• **REQUIREMENT**
Go to the line below containing "P = [5/4 1; 1 1]" and print exactly from there through the line containing "Carry out one backward Riccati step and report tr(P'), the", both included. Print nothing else.

Data items
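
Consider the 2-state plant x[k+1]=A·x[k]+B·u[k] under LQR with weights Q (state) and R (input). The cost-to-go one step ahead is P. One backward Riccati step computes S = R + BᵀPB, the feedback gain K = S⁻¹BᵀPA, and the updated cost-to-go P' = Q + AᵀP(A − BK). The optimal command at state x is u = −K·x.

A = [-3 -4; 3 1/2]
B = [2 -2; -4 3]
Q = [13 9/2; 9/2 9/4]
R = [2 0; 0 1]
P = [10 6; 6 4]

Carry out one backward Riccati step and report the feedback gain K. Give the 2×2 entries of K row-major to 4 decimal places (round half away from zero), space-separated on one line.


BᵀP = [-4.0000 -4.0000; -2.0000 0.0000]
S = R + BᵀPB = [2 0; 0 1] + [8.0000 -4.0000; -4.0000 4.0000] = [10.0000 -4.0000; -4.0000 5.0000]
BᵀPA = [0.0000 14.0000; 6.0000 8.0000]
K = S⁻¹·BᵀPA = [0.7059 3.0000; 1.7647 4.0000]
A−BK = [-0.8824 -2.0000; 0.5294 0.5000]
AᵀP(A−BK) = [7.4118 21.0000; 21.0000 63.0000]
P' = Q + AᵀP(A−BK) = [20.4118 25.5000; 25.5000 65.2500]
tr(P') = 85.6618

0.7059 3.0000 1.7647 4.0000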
* * *
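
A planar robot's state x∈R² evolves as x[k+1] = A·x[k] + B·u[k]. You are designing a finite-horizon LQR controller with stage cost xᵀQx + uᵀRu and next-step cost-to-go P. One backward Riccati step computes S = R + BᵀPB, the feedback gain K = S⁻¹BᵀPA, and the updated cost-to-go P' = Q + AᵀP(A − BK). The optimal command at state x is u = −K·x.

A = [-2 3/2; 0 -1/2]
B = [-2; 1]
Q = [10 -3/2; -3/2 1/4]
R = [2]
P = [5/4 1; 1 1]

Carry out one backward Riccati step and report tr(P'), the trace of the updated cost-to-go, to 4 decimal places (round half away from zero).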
...
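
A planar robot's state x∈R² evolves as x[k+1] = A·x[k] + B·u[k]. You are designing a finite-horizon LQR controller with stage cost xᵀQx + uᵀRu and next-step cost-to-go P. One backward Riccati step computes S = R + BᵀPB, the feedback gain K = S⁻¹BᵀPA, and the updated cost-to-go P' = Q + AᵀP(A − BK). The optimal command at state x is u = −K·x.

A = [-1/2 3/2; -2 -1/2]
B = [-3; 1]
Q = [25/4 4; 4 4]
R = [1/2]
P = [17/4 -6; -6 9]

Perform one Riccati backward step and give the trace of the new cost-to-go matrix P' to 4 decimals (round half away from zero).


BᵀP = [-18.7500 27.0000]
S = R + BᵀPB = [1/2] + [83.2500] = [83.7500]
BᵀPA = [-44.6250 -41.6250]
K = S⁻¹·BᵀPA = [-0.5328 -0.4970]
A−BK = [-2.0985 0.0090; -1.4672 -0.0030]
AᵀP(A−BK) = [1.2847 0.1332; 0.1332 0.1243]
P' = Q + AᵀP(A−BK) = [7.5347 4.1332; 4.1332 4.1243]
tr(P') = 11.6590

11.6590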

• **ANSWER**
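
P = [5/4 1; 1 1]

Carry out one backward Riccati step and report tr(P'), the trace of the updated cost-to-go, to 4 decimal places (round half away from zero).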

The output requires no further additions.